▶ **Material to process**:
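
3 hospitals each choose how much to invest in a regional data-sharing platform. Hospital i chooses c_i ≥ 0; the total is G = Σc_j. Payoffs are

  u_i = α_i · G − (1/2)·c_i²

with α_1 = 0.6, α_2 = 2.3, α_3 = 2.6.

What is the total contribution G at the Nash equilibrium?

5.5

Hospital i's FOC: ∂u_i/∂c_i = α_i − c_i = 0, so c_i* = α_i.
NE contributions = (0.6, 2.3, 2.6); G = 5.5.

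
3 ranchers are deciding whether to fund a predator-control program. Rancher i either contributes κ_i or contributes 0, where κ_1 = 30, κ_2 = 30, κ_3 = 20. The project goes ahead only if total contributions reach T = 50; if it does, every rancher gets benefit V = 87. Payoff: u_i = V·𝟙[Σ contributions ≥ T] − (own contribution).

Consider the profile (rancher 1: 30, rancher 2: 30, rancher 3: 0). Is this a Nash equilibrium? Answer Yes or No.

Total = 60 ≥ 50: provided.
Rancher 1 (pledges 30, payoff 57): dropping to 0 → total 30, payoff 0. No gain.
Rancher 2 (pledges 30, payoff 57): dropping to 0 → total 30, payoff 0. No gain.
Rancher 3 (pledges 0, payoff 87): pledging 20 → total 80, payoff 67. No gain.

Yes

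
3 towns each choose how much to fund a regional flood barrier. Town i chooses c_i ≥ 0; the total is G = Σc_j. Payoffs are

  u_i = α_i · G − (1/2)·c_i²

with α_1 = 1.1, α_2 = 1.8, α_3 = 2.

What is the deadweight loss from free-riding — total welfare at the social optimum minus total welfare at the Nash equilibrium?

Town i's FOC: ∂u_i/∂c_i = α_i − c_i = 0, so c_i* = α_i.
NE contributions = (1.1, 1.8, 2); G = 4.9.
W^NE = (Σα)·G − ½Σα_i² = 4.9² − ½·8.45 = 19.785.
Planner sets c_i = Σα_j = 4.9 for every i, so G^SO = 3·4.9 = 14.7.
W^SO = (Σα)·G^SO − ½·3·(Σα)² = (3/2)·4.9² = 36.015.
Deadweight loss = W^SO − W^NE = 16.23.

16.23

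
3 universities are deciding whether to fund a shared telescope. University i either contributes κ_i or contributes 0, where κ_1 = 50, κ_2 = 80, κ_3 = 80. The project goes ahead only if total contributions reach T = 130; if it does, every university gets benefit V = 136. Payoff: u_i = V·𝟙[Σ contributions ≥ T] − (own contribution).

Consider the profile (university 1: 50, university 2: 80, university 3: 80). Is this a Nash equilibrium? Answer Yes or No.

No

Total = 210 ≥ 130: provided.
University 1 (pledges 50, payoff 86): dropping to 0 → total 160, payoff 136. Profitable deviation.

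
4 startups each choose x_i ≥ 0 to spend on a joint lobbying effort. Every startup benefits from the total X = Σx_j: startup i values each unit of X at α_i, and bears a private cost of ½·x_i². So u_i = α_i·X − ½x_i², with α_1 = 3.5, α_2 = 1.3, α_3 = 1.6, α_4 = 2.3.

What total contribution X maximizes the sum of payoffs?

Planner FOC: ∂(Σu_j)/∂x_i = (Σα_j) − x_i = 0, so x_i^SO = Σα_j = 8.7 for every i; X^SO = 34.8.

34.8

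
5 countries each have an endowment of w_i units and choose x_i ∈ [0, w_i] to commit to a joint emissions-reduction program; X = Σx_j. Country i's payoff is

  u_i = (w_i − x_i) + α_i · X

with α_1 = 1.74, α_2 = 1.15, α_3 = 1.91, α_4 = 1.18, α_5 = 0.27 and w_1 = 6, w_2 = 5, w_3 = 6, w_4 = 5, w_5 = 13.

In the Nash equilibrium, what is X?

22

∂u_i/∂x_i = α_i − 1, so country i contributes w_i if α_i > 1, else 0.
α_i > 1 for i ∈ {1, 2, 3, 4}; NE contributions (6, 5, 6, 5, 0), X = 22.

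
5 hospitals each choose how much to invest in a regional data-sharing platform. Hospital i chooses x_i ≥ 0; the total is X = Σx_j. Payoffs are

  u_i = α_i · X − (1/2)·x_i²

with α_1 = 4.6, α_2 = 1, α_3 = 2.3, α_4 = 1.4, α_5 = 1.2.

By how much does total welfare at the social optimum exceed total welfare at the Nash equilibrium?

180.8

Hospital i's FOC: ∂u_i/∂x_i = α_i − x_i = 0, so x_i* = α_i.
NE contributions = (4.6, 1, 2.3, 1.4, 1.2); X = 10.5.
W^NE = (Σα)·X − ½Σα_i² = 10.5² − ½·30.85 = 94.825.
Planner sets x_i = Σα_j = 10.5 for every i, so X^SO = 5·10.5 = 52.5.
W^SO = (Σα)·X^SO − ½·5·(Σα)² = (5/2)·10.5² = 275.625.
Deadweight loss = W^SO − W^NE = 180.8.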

▶ **Exercise brief**: How many lines in the records hold the string "sharing"? The number alone is the answer.

▶ **Solution to this exercise**: 2